WHAT IS NEEDED: What is needed is an exact copy of the line that contains "A food-processing plant" and of all later lines to the end of the records below, with no other lines.

Dataset entries:
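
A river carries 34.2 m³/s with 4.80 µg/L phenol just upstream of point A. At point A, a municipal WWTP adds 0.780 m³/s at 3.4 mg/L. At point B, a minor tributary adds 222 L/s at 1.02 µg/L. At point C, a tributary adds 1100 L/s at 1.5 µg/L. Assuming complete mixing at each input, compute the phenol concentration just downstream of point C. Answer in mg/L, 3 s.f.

0.0776 mg/L

4.80 µg/L = 0.0048 mg/L.
After input A: C = (34.2·0.0048 + 0.78·3.4) / 34.98 = 0.08051 mg/L.
222 L/s = 0.222 m³/s.
1.02 µg/L = 0.00102 mg/L.
After input B: C = (34.98·0.08051 + 0.222·0.00102) / 35.2 = 0.08001 mg/L.
1100 L/s = 1.1 m³/s.
1.5 µg/L = 0.0015 mg/L.
After input C: C = (35.2·0.08001 + 1.1·0.0015) / 36.3 = 0.07763 mg/L.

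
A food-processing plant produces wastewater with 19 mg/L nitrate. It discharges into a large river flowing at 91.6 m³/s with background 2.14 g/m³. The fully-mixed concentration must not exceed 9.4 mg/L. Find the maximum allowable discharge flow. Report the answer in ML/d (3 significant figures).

Mass balance at complete mixing: C_std·(Q_w + Q_r) = Q_w·C_e + Q_r·C_b.
Rearranging, Q_w = Q_r·(C_std − C_b)/(C_e − C_std) = 91.6·(9.4 − 2.14) / (19 − 9.4) = 69.27 m³/s.
= 5985 ML/d.

5990 ML/d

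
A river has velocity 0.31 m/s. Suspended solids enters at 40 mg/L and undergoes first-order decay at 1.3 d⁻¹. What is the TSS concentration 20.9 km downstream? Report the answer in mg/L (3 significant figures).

Travel time t = 20.9 km / 0.31 m/s = 2.09e+04/0.31 = 6.742e+04 s = 0.7803 d.
First-order decay: C = 40·exp(−1.3·0.7803) = 40·0.3626 = 14.5 mg/L.

14.5 mg/L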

OUTPUT:
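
A food-processing plant produces wastewater with 19 mg/L nitrate. It discharges into a large river flowing at 91.6 m³/s with background 2.14 g/m³. The fully-mixed concentration must not exceed 9.4 mg/L. Find the maximum allowable discharge flow. Report the answer in ML/d (3 significant figures).

Mass balance at complete mixing: C_std·(Q_w + Q_r) = Q_w·C_e + Q_r·C_b.
Rearranging, Q_w = Q_r·(C_std − C_b)/(C_e − C_std) = 91.6·(9.4 − 2.14) / (19 − 9.4) = 69.27 m³/s.
= 5985 ML/d.

5990 ML/d

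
A river has velocity 0.31 m/s. Suspended solids enters at 40 mg/L and undergoes first-order decay at 1.3 d⁻¹. What is the TSS concentration 20.9 km downstream? Report the answer in mg/L (3 significant figures).

Travel time t = 20.9 km / 0.31 m/s = 2.09e+04/0.31 = 6.742e+04 s = 0.7803 d.
First-order decay: C = 40·exp(−1.3·0.7803) = 40·0.3626 = 14.5 mg/L.

14.5 mg/L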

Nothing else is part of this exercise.